Activity: The answer must be the full listing, reproduced word for word.

Data shown:
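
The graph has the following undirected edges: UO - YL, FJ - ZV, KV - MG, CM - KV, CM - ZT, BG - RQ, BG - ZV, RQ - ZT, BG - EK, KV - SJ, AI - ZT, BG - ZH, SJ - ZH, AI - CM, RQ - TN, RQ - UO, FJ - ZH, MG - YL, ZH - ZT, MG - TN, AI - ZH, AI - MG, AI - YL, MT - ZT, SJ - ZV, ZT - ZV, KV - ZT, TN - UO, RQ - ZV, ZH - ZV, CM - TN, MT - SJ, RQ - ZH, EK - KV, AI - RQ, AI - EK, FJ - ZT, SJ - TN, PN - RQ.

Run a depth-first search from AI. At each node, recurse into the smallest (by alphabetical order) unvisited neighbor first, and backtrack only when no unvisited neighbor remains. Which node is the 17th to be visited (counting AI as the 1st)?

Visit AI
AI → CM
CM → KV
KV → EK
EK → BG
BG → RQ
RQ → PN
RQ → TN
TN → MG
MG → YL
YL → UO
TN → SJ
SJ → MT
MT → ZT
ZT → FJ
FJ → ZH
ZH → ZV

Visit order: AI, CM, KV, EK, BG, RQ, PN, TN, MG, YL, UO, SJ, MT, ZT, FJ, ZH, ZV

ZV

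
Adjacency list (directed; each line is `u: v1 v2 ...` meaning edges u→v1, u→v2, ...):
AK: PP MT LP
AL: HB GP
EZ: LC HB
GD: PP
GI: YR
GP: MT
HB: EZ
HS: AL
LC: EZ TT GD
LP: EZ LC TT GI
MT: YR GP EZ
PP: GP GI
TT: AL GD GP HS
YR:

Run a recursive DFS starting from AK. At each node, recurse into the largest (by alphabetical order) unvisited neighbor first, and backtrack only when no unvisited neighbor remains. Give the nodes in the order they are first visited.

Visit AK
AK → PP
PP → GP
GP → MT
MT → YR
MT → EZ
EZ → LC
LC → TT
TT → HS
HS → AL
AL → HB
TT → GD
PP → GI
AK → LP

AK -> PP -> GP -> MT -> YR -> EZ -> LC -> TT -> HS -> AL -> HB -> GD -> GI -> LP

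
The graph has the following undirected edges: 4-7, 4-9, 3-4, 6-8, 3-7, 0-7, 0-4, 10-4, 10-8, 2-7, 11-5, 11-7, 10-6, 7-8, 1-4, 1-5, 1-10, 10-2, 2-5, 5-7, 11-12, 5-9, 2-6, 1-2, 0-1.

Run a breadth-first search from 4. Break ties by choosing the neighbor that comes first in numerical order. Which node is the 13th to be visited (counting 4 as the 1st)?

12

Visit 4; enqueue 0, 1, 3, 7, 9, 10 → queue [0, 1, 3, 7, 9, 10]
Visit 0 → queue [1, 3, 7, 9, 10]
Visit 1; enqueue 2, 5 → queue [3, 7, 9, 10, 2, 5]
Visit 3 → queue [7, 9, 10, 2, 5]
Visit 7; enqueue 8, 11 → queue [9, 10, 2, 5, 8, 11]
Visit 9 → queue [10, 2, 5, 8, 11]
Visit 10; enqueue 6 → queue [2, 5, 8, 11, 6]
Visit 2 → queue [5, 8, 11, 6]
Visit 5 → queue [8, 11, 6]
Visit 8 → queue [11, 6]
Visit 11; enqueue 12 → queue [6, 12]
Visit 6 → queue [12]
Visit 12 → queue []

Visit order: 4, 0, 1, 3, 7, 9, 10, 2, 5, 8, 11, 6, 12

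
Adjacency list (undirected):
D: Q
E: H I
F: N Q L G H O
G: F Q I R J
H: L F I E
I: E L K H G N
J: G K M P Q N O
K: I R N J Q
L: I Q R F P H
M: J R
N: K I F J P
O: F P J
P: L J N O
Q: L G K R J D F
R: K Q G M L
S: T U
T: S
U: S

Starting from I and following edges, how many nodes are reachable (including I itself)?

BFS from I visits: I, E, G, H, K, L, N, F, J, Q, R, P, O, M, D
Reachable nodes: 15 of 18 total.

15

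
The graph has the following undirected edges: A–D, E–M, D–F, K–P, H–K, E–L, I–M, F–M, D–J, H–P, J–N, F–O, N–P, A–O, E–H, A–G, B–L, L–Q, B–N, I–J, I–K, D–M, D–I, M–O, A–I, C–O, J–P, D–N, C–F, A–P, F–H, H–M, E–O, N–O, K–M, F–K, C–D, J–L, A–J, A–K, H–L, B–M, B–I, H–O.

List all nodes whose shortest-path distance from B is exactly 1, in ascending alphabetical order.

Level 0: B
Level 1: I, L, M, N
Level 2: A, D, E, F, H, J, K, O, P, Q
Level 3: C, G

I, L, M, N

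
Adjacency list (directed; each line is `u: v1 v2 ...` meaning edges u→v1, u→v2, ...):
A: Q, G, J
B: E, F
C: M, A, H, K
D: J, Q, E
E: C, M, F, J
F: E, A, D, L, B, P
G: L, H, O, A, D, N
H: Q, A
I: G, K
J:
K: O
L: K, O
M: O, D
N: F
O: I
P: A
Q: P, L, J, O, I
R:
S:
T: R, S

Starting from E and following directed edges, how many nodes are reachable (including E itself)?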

Written response:
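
The graph has the following undirected edges: UO - YL, FJ - ZV, KV - MG, CM - KV, CM - ZT, BG - RQ, BG - ZV, RQ - ZT, BG - EK, KV - SJ, AI - ZT, BG - ZH, SJ - ZH, AI - CM, RQ - TN, RQ - UO, FJ - ZH, MG - YL, ZH - ZT, MG - TN, AI - ZH, AI - MG, AI - YL, MT - ZT, SJ - ZV, ZT - ZV, KV - ZT, TN - UO, RQ - ZV, ZH - ZV, CM - TN, MT - SJ, RQ - ZH, EK - KV, AI - RQ, AI - EK, FJ - ZT, SJ - TN, PN - RQ.

Run a depth-first search from AI. At each node, recurse into the smallest (by alphabetical order) unvisited neighbor first, and backtrack only when no unvisited neighbor remains. Which node is the 17th to be visited (counting AI as the 1st)?

Visit AI
AI → CM
CM → KV
KV → EK
EK → BG
BG → RQ
RQ → PN
RQ → TN
TN → MG
MG → YL
YL → UO
TN → SJ
SJ → MT
MT → ZT
ZT → FJ
FJ → ZH
ZH → ZV

Visit order: AI, CM, KV, EK, BG, RQ, PN, TN, MG, YL, UO, SJ, MT, ZT, FJ, ZH, ZV

ZV

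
Adjacency list (directed; each line is `u: v1 v2 ...` meaning edges u→v1, u→v2, ...):
AK: PP MT LP
AL: HB GP
EZ: LC HB
GD: PP
GI: YR
GP: MT
HB: EZ
HS: AL
LC: EZ TT GD
LP: EZ LC TT GI
MT: YR GP EZ
PP: GP GI
TT: AL GD GP HS
YR:

Run a recursive DFS starting from AK. At each node, recurse into the largest (by alphabetical order) unvisited neighbor first, and backtrack only when no unvisited neighbor remains. Give the nodes in the order they are first visited.

Visit AK
AK → PP
PP → GP
GP → MT
MT → YR
MT → EZ
EZ → LC
LC → TT
TT → HS
HS → AL
AL → HB
TT → GD
PP → GI
AK → LP

AK -> PP -> GP -> MT -> YR -> EZ -> LC -> TT -> HS -> AL -> HB -> GD -> GI -> LP

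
The graph has the following undirected edges: 4-7, 4-9, 3-4, 6-8, 3-7, 0-7, 0-4, 10-4, 10-8, 2-7, 11-5, 11-7, 10-6, 7-8, 1-4, 1-5, 1-10, 10-2, 2-5, 5-7, 11-12, 5-9, 2-6, 1-2, 0-1.

Run a breadth-first search from 4. Break ties by choosing the neighbor that comes first in numerical order. Which node is the 13th to be visited (counting 4 as the 1st)?

12

Visit 4; enqueue 0, 1, 3, 7, 9, 10 → queue [0, 1, 3, 7, 9, 10]
Visit 0 → queue [1, 3, 7, 9, 10]
Visit 1; enqueue 2, 5 → queue [3, 7, 9, 10, 2, 5]
Visit 3 → queue [7, 9, 10, 2, 5]
Visit 7; enqueue 8, 11 → queue [9, 10, 2, 5, 8, 11]
Visit 9 → queue [10, 2, 5, 8, 11]
Visit 10; enqueue 6 → queue [2, 5, 8, 11, 6]
Visit 2 → queue [5, 8, 11, 6]
Visit 5 → queue [8, 11, 6]
Visit 8 → queue [11, 6]
Visit 11; enqueue 12 → queue [6, 12]
Visit 6 → queue [12]
Visit 12 → queue []

Visit order: 4, 0, 1, 3, 7, 9, 10, 2, 5, 8, 11, 6, 12

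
Adjacency list (undirected):
D: Q
E: H I
F: N Q L G H O
G: F Q I R J
H: L F I E
I: E L K H G N
J: G K M P Q N O
K: I R N J Q
L: I Q R F P H
M: J R
N: K I F J P
O: F P J
P: L J N O
Q: L G K R J D F
R: K Q G M L
S: T U
T: S
U: S

Starting from I and following edges, how many nodes are reachable (including I itself)?

BFS from I visits: I, E, G, H, K, L, N, F, J, Q, R, P, O, M, D
Reachable nodes: 15 of 18 total.

15

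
The graph has the following undirected edges: A–D, E–M, D–F, K–P, H–K, E–L, I–M, F–M, D–J, H–P, J–N, F–O, N–P, A–O, E–H, A–G, B–L, L–Q, B–N, I–J, I–K, D–M, D–I, M–O, A–I, C–O, J–P, D–N, C–F, A–P, F–H, H–M, E–O, N–O, K–M, F–K, C–D, J–L, A–J, A–K, H–L, B–M, B–I, H–O.

List all nodes whose shortest-path distance from B is exactly 1, in ascending alphabetical order.

Level 0: B
Level 1: I, L, M, N
Level 2: A, D, E, F, H, J, K, O, P, Q
Level 3: C, G

I, L, M, N

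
Adjacency list (directed; each line is `u: v1 v2 ...` meaning edges u→v1, u→v2, ...):
A: Q, G, J
B: E, F
C: M, A, H, K
D: J, Q, E
E: C, M, F, J
F: E, A, D, L, B, P
G: L, H, O, A, D, N
H: Q, A
I: G, K
J:
K: O
L: K, O
M: O, D
N: F
O: I
P: A
Q: P, L, J, O, I
R:
S:
T: R, S

Starting from E and following directed edges, how many nodes are reachable (including E itself)?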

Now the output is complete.